Copy out the data that follows exactly, leaving out no line.

__Data for the task__:

BEGIN

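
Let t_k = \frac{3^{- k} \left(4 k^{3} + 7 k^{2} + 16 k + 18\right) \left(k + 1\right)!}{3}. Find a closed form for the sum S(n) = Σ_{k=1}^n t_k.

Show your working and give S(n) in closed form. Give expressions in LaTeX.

Ratio r(k) = (4*k**4 + 27*k**3 + 80*k**2 + 129*k + 90)/(3*(4*k**3 + 7*k**2 + 16*k + 18)).
Factor: A=k/3 + 2/3; B=1; C=k**3 + 7*k**2/4 + 4*k + 9/2.
Key eq: (k/3 + 2/3)·f(k+1) = (1)·f(k) + (k**3 + 7*k**2/4 + 4*k + 9/2).
deg f ≤ 2 (via 1,0,3).
Solving with deg f ≤ 2: f(k) = 3*(4*k**2 + 3*k - 4)/4.
Then R = B(k−1)f/C = 3*(4*k**2 + 3*k - 4)/(4*k**3 + 7*k**2 + 16*k + 18), so s_k = R(k)·t_k = (4*k**2 + 3*k - 4)*factorial(k + 1)/3**k.
Check: Δs_k = (4*k**3 + 7*k**2 + 16*k + 18)*factorial(k + 1)/(3*3**k). ✓
Evaluate: s_(n+1) = 3**(-n - 1)*(4*n**2 + 11*n + 3)*factorial(n + 2); subtract s_(1) = 2 ⇒ S(n) = (-6*3**n + 4*n**4*factorial(n) + 23*n**3*factorial(n) + 44*n**2*factorial(n) + 31*n*factorial(n) + 6*factorial(n))/(3*3**n).

S(n) = \frac{3^{- n} \left(- 6 \cdot 3^{n} + 4 n^{4} n! + 23 n^{3} n! + 44 n^{2} n! + 31 n n! + 6 n!\right)}{3}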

END

__Exercise answer__:
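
Let t_k = \frac{3^{- k} \left(4 k^{3} + 7 k^{2} + 16 k + 18\right) \left(k + 1\right)!}{3}. Find a closed form for the sum S(n) = Σ_{k=1}^n t_k.

Show your working and give S(n) in closed form. Give expressions in LaTeX.

Ratio r(k) = (4*k**4 + 27*k**3 + 80*k**2 + 129*k + 90)/(3*(4*k**3 + 7*k**2 + 16*k + 18)).
Factor: A=k/3 + 2/3; B=1; C=k**3 + 7*k**2/4 + 4*k + 9/2.
Key eq: (k/3 + 2/3)·f(k+1) = (1)·f(k) + (k**3 + 7*k**2/4 + 4*k + 9/2).
deg f ≤ 2 (via 1,0,3).
Solving with deg f ≤ 2: f(k) = 3*(4*k**2 + 3*k - 4)/4.
Then R = B(k−1)f/C = 3*(4*k**2 + 3*k - 4)/(4*k**3 + 7*k**2 + 16*k + 18), so s_k = R(k)·t_k = (4*k**2 + 3*k - 4)*factorial(k + 1)/3**k.
Check: Δs_k = (4*k**3 + 7*k**2 + 16*k + 18)*factorial(k + 1)/(3*3**k). ✓
Evaluate: s_(n+1) = 3**(-n - 1)*(4*n**2 + 11*n + 3)*factorial(n + 2); subtract s_(1) = 2 ⇒ S(n) = (-6*3**n + 4*n**4*factorial(n) + 23*n**3*factorial(n) + 44*n**2*factorial(n) + 31*n*factorial(n) + 6*factorial(n))/(3*3**n).

S(n) = \frac{3^{- n} \left(- 6 \cdot 3^{n} + 4 n^{4} n! + 23 n^{3} n! + 44 n^{2} n! + 31 n n! + 6 n!\right)}{3}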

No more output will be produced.